• **Excerpted data**:
################

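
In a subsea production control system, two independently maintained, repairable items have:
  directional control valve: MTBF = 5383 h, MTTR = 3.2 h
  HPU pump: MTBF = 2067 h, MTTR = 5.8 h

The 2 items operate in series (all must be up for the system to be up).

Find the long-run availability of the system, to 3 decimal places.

0.997

A(directional control valve) = MTBF/(MTBF+MTTR) = 5383/(5383+3.2) = 0.999406
A(HPU pump) = MTBF/(MTBF+MTTR) = 2067/(2067+5.8) = 0.997202
Series availability: 0.999406 × 0.997202 = 0.997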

################

• **What the exercise asks**: Go through the listing and copy each line with the string "items".

• **Solution for this task**:
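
In a subsea production control system, two independently maintained, repairable items have:
The 2 items operate in series (all must be up for the system to be up).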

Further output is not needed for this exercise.